**Description of the task**
Which lines of the entries below contain the string "order"? Copy each one.

**Data**
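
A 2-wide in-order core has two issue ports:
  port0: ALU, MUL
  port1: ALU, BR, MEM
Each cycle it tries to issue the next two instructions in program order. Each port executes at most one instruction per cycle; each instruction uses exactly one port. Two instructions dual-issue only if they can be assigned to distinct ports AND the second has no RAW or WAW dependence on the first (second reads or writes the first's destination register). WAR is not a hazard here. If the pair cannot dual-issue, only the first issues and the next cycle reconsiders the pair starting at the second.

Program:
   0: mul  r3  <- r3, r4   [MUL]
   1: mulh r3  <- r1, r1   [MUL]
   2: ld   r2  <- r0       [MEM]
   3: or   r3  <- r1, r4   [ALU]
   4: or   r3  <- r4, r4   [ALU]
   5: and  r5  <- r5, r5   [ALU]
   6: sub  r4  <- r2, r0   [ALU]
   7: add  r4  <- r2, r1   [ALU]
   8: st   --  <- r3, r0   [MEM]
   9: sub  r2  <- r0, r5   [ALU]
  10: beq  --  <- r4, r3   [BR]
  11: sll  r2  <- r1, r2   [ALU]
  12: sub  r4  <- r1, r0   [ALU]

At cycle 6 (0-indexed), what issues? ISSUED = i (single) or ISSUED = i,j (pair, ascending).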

**Solution to this exercise**
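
A 2-wide in-order core has two issue ports:
Each cycle it tries to issue the next two instructions in program order. Each port executes at most one instruction per cycle; each instruction uses exactly one port. Two instructions dual-issue only if they can be assigned to distinct ports AND the second has no RAW or WAW dependence on the first (second reads or writes the first's destination register). WAR is not a hazard here. If the pair cannot dual-issue, only the first issues and the next cycle reconsiders the pair starting at the second.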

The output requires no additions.